Stored items
───

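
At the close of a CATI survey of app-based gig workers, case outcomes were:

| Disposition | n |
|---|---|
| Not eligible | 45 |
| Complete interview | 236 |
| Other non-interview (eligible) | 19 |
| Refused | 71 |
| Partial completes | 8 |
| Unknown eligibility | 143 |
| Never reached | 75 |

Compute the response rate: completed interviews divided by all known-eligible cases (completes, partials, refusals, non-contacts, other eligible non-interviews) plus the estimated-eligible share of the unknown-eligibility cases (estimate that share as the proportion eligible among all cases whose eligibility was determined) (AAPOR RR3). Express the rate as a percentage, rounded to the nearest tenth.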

───

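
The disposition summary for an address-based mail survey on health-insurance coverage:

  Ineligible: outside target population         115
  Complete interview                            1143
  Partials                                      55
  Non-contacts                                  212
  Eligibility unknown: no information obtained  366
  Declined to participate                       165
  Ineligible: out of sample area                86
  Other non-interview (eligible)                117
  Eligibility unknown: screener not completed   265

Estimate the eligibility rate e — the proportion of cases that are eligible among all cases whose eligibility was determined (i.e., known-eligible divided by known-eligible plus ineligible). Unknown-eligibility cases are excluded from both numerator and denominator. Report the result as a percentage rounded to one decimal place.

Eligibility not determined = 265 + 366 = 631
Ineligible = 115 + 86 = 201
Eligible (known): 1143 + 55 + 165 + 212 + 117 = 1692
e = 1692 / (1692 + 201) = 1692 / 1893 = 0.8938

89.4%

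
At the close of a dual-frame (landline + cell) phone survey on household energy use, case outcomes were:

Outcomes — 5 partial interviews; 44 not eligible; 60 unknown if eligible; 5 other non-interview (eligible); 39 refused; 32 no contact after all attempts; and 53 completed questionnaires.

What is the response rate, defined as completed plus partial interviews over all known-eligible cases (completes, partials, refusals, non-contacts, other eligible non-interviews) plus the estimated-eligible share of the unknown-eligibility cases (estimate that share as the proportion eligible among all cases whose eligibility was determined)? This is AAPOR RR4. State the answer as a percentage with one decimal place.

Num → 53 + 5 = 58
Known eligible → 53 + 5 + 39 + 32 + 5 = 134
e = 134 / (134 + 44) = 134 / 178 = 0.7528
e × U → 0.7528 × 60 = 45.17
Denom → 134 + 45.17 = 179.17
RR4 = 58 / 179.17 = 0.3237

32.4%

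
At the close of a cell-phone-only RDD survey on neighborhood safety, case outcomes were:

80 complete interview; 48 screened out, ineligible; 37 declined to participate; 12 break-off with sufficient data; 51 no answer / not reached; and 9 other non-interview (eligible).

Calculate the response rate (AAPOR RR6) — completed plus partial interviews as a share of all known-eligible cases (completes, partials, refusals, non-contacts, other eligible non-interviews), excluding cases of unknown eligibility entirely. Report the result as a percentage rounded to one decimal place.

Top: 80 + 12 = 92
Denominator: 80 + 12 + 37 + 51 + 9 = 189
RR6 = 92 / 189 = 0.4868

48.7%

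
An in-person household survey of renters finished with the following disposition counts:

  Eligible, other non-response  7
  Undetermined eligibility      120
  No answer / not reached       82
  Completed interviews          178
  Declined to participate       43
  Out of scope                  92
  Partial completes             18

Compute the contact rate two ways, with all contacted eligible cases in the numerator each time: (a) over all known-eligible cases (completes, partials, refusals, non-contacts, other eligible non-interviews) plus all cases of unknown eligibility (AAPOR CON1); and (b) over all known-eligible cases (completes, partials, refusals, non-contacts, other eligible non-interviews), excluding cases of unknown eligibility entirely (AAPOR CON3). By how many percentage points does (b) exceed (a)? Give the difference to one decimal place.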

───

■ **What to work on**:
Print, without alteration, only the lines above between the one holding "interview | 236 |" and the one holding "reached | 75 |", inclusive.

■ **Your solution**:
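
| Complete interview | 236 |
| Other non-interview (eligible) | 19 |
| Refused | 71 |
| Partial completes | 8 |
| Unknown eligibility | 143 |
| Never reached | 75 |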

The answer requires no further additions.